- [Exercise description]:
The answer must consist of the records, repeated exactly.
═══
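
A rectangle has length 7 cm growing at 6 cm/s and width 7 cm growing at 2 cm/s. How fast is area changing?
56 cm²/s

A = lw
dA/dt = w·dl/dt + l·dw/dt = 7·6 + 7·2 = 56 cm²/s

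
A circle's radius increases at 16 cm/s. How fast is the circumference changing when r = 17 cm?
32π cm/s

C = 2πr
dC/dt = 2π · dr/dt = 2π · 16 = 32π cm/s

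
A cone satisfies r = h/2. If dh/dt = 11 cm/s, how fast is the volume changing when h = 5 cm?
275π/4 cm³/s

V = (1/3)π(h/2)²h = πh³/12
dV/dt = πh²/4 · 11
At h = 5: dV/dt = 275π/4 cm³/s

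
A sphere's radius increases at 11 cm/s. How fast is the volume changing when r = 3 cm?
396π cm³/s

V = (4/3)πr³
dV/dt = dV/dr · dr/dt = 4πr² · 11
At r = 3: dV/dt = 396π cm³/s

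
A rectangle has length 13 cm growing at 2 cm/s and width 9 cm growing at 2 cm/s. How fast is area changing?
44 cm²/s

A = lw
dA/dt = w·dl/dt + l·dw/dt = 9·2 + 13·2 = 44 cm²/s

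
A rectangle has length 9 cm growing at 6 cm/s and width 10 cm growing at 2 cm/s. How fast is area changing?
78 cm²/s

A = lw
dA/dt = w·dl/dt + l·dw/dt = 10·6 + 9·2 = 78 cm²/s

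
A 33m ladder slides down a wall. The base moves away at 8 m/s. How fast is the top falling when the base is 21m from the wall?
14√2/3 ≈ 6.6 m/s

x² + y² = 33²
2x·dx/dt + 2y·dy/dt = 0
dy/dt = -x/y · dx/dt = -21/(18√2) · 8 = -14√2/3 m/s
The top is descending at 14√2/3 ≈ 6.6 m/s.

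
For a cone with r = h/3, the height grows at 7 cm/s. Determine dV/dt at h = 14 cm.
1372π/9 cm³/s

V = (1/3)π(h/3)²h = πh³/27
dV/dt = πh²/9 · 7
At h = 14: dV/dt = 1372π/9 cm³/s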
═══
- [Exercise answer]:
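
A rectangle has length 7 cm growing at 6 cm/s and width 7 cm growing at 2 cm/s. How fast is area changing?
56 cm²/s

A = lw
dA/dt = w·dl/dt + l·dw/dt = 7·6 + 7·2 = 56 cm²/s

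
A circle's radius increases at 16 cm/s. How fast is the circumference changing when r = 17 cm?
32π cm/s

C = 2πr
dC/dt = 2π · dr/dt = 2π · 16 = 32π cm/s

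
A cone satisfies r = h/2. If dh/dt = 11 cm/s, how fast is the volume changing when h = 5 cm?
275π/4 cm³/s

V = (1/3)π(h/2)²h = πh³/12
dV/dt = πh²/4 · 11
At h = 5: dV/dt = 275π/4 cm³/s

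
A sphere's radius increases at 11 cm/s. How fast is the volume changing when r = 3 cm?
396π cm³/s

V = (4/3)πr³
dV/dt = dV/dr · dr/dt = 4πr² · 11
At r = 3: dV/dt = 396π cm³/s

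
A rectangle has length 13 cm growing at 2 cm/s and width 9 cm growing at 2 cm/s. How fast is area changing?
44 cm²/s

A = lw
dA/dt = w·dl/dt + l·dw/dt = 9·2 + 13·2 = 44 cm²/s

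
A rectangle has length 9 cm growing at 6 cm/s and width 10 cm growing at 2 cm/s. How fast is area changing?
78 cm²/s

A = lw
dA/dt = w·dl/dt + l·dw/dt = 10·6 + 9·2 = 78 cm²/s

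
A 33m ladder slides down a wall. The base moves away at 8 m/s. How fast is the top falling when the base is 21m from the wall?
14√2/3 ≈ 6.6 m/s

x² + y² = 33²
2x·dx/dt + 2y·dy/dt = 0
dy/dt = -x/y · dx/dt = -21/(18√2) · 8 = -14√2/3 m/s
The top is descending at 14√2/3 ≈ 6.6 m/s.

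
For a cone with r = h/3, the height grows at 7 cm/s. Determine dV/dt at h = 14 cm.
1372π/9 cm³/s

V = (1/3)π(h/3)²h = πh³/27
dV/dt = πh²/9 · 7
At h = 14: dV/dt = 1372π/9 cm³/s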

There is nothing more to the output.